## GIVEN RECORDS
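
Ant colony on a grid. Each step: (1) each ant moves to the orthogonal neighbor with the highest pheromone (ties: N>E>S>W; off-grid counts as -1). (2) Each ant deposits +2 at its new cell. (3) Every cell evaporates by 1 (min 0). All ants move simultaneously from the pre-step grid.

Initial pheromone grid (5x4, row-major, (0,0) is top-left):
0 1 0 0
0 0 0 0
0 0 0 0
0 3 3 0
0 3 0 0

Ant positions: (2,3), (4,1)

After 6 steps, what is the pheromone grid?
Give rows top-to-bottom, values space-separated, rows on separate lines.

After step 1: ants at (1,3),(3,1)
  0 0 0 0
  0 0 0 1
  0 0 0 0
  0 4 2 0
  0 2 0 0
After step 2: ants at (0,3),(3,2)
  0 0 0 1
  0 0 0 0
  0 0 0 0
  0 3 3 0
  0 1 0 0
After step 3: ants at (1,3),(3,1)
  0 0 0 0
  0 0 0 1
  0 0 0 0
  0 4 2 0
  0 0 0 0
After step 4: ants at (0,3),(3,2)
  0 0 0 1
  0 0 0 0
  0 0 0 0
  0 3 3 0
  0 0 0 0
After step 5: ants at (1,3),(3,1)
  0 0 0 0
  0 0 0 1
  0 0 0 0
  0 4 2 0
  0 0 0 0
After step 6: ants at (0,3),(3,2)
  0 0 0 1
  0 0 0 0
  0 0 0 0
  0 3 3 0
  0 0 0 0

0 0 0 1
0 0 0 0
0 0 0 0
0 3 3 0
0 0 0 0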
* * *
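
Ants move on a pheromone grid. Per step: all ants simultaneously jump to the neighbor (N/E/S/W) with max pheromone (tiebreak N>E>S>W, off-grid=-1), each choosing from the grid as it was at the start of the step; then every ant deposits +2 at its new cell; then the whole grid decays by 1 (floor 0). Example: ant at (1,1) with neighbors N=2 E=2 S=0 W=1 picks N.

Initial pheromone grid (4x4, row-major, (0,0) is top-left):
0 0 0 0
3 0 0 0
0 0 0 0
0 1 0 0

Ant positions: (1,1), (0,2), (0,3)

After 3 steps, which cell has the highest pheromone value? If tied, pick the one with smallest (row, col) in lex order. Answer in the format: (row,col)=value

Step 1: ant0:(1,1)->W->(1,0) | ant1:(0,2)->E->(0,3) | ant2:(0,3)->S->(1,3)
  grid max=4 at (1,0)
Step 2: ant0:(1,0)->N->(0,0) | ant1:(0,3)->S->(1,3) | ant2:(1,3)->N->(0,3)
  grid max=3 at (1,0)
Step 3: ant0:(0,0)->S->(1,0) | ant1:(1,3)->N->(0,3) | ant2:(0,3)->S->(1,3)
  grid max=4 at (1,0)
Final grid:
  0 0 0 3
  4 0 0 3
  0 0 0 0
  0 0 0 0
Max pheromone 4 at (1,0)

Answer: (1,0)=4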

## TASK
Copy down every line of the material above that includes the string "positions".

## ANSWER
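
Ant positions: (2,3), (4,1)
Ant positions: (1,1), (0,2), (0,3)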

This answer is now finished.